%%
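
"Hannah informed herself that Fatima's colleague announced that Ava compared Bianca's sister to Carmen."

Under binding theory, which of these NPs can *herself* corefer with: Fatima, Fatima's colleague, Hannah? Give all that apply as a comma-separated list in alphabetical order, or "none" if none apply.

Hannah

*herself* is a reflexive; Principle A requires it to be bound within its binding domain — the matrix clause.
— Fatima: possessor inside the subject DP of the clause headed by 'announced'; does not c-command the reflexive — cannot bind it (Principle A).
— Fatima's colleague: subject of the clause headed by 'announced'; does not c-command the reflexive — cannot bind it (Principle A).
— Hannah: subject of the matrix clause; c-commands the reflexive within its binding domain — allowed (Principle A).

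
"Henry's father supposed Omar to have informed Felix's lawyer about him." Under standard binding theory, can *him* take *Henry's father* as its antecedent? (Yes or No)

*him* is a pronoun; Principle B requires it to be free in its binding domain — the clause headed by 'informed'.
— Henry's father: subject of the matrix clause; c-commands the pronoun but lies outside its binding domain — allowed.

Yes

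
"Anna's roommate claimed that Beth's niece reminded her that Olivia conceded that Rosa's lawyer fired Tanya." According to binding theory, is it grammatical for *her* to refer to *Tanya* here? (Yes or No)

No

*Tanya* is an R-expression; Principle C requires it to be free (not bound by any c-commanding expression).
— her: object of the clause headed by 'reminded'; the pronoun c-commands the R-expression — coreference blocked (Principle C).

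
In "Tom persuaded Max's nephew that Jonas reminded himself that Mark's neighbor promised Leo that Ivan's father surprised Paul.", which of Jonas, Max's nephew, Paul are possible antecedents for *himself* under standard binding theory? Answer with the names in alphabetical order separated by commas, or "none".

Jonas

*himself* is a reflexive; Principle A requires it to be bound within its binding domain — the clause headed by 'reminded'.
— Jonas: subject of the clause headed by 'reminded'; c-commands the reflexive within its binding domain — allowed (Principle A).
— Max's nephew: object of the matrix clause; c-commands the reflexive but lies outside its binding domain — cannot bind it (Principle A).
— Paul: object of the clause headed by 'surprised'; does not c-command the reflexive — cannot bind it (Principle A).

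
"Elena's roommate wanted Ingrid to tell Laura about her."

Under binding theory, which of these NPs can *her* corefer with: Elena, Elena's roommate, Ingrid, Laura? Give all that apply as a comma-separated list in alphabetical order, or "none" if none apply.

Elena, Elena's roommate

*her* is a pronoun; Principle B requires it to be free in its binding domain — the clause headed by 'tell'.
— Elena: possessor inside the subject DP of the matrix clause; does not c-command the pronoun — Principle B does not apply; allowed.
— Elena's roommate: subject of the matrix clause; c-commands the pronoun but lies outside its binding domain — allowed.
— Ingrid: subject of the clause headed by 'tell'; c-commands the pronoun within its binding domain — blocked (Principle B).
— Laura: object of the clause headed by 'tell'; c-commands the pronoun within its binding domain — blocked (Principle B).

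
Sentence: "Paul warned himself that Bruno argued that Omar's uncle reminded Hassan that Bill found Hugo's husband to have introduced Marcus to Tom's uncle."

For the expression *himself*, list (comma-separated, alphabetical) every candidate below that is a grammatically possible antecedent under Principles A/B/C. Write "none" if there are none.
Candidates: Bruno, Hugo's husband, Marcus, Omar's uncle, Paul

*himself* is a reflexive; Principle A requires it to be bound within its binding domain — the matrix clause.
— Bruno: subject of the clause headed by 'argued'; does not c-command the reflexive — cannot bind it (Principle A).
— Hugo's husband: subject of the clause headed by 'introduced'; does not c-command the reflexive — cannot bind it (Principle A).
— Marcus: object of the clause headed by 'introduced'; does not c-command the reflexive — cannot bind it (Principle A).
— Omar's uncle: subject of the clause headed by 'reminded'; does not c-command the reflexive — cannot bind it (Principle A).
— Paul: subject of the matrix clause; c-commands the reflexive within its binding domain — allowed (Principle A).

Paul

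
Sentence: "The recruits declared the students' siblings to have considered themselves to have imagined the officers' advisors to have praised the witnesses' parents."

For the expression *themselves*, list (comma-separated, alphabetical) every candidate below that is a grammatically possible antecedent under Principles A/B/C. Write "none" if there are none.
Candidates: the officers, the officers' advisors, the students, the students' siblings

the students' siblings

*themselves* is a reflexive; Principle A requires it to be bound within its binding domain — the clause headed by 'considered'.
— the officers: possessor inside the subject DP of the clause headed by 'praised'; does not c-command the reflexive — cannot bind it (Principle A).
— the officers' advisors: subject of the clause headed by 'praised'; does not c-command the reflexive — cannot bind it (Principle A).
— the students: possessor inside the subject DP of the clause headed by 'considered'; does not c-command the reflexive — cannot bind it (Principle A).
— the students' siblings: subject of the clause headed by 'considered'; c-commands the reflexive within its binding domain — allowed (Principle A).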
%%
> [Exercise]: Scan the entries above for the string "Write" and copy each line containing it.

> [Expected answer]:
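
For the expression *himself*, list (comma-separated, alphabetical) every candidate below that is a grammatically possible antecedent under Principles A/B/C. Write "none" if there are none.
For the expression *themselves*, list (comma-separated, alphabetical) every candidate below that is a grammatically possible antecedent under Principles A/B/C. Write "none" if there are none.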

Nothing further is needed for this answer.